======== DATA EXCERPTS
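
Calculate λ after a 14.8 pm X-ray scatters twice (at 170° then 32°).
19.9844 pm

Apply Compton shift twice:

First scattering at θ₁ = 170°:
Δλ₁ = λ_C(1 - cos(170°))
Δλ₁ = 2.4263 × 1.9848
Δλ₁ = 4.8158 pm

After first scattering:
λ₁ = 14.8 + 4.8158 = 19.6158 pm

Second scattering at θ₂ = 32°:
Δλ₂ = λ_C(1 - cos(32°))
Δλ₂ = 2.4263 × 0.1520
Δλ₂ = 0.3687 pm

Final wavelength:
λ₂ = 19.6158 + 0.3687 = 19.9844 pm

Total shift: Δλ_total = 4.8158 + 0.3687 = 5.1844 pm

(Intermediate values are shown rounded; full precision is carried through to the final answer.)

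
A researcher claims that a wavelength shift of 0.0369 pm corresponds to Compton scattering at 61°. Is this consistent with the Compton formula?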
================
======== DATA EXCERPTS
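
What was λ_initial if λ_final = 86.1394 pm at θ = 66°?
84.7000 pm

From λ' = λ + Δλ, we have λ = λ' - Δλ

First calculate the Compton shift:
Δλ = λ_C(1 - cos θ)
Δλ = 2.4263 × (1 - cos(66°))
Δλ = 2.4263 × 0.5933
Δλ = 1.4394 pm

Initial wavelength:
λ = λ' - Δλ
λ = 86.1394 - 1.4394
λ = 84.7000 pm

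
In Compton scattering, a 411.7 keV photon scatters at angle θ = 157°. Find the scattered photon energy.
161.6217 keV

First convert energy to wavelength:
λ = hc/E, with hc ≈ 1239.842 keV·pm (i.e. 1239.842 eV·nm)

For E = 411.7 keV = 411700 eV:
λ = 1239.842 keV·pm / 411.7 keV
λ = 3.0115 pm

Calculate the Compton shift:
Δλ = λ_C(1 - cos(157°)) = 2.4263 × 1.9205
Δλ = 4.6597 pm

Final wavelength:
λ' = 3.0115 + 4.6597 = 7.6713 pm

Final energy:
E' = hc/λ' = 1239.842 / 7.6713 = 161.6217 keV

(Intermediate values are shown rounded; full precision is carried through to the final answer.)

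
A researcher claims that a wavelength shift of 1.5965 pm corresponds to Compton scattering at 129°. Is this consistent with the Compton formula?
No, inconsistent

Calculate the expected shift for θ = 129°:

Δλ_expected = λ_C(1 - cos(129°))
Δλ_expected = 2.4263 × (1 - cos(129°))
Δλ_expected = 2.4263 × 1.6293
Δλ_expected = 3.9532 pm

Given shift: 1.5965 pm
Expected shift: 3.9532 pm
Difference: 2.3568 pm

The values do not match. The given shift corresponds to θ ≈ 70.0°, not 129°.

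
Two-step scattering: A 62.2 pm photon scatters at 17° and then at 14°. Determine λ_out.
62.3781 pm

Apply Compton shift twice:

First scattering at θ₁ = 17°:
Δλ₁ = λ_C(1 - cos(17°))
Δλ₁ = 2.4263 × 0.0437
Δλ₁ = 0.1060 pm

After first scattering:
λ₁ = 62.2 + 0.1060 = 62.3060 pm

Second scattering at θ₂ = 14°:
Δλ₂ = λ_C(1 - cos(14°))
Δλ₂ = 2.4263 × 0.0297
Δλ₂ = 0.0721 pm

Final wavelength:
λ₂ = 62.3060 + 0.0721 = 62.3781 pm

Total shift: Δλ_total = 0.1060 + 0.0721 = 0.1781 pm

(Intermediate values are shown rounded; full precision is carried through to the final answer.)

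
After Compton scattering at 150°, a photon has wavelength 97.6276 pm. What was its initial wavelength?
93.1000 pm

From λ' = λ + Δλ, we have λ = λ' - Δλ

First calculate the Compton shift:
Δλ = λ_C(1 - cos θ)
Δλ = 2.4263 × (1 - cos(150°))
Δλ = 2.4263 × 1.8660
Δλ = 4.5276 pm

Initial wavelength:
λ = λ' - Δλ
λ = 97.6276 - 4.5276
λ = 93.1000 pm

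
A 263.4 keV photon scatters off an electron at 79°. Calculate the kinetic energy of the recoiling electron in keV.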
================
## GOAL OF THE EXERCISE
From the line holding "A researcher claims that a wavelength shift of 1.5965" to the line holding "A 263.4 keV", inclusive, restate each line above exactly as written.

## REPLY
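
A researcher claims that a wavelength shift of 1.5965 pm corresponds to Compton scattering at 129°. Is this consistent with the Compton formula?
No, inconsistent

Calculate the expected shift for θ = 129°:

Δλ_expected = λ_C(1 - cos(129°))
Δλ_expected = 2.4263 × (1 - cos(129°))
Δλ_expected = 2.4263 × 1.6293
Δλ_expected = 3.9532 pm

Given shift: 1.5965 pm
Expected shift: 3.9532 pm
Difference: 2.3568 pm

The values do not match. The given shift corresponds to θ ≈ 70.0°, not 129°.

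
Two-step scattering: A 62.2 pm photon scatters at 17° and then at 14°. Determine λ_out.
62.3781 pm

Apply Compton shift twice:

First scattering at θ₁ = 17°:
Δλ₁ = λ_C(1 - cos(17°))
Δλ₁ = 2.4263 × 0.0437
Δλ₁ = 0.1060 pm

After first scattering:
λ₁ = 62.2 + 0.1060 = 62.3060 pm

Second scattering at θ₂ = 14°:
Δλ₂ = λ_C(1 - cos(14°))
Δλ₂ = 2.4263 × 0.0297
Δλ₂ = 0.0721 pm

Final wavelength:
λ₂ = 62.3060 + 0.0721 = 62.3781 pm

Total shift: Δλ_total = 0.1060 + 0.0721 = 0.1781 pm

(Intermediate values are shown rounded; full precision is carried through to the final answer.)

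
After Compton scattering at 150°, a photon has wavelength 97.6276 pm. What was its initial wavelength?
93.1000 pm

From λ' = λ + Δλ, we have λ = λ' - Δλ

First calculate the Compton shift:
Δλ = λ_C(1 - cos θ)
Δλ = 2.4263 × (1 - cos(150°))
Δλ = 2.4263 × 1.8660
Δλ = 4.5276 pm

Initial wavelength:
λ = λ' - Δλ
λ = 97.6276 - 4.5276
λ = 93.1000 pm

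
A 263.4 keV photon scatters off an electron at 79°. Calculate the kinetic energy of the recoiling electron in keV.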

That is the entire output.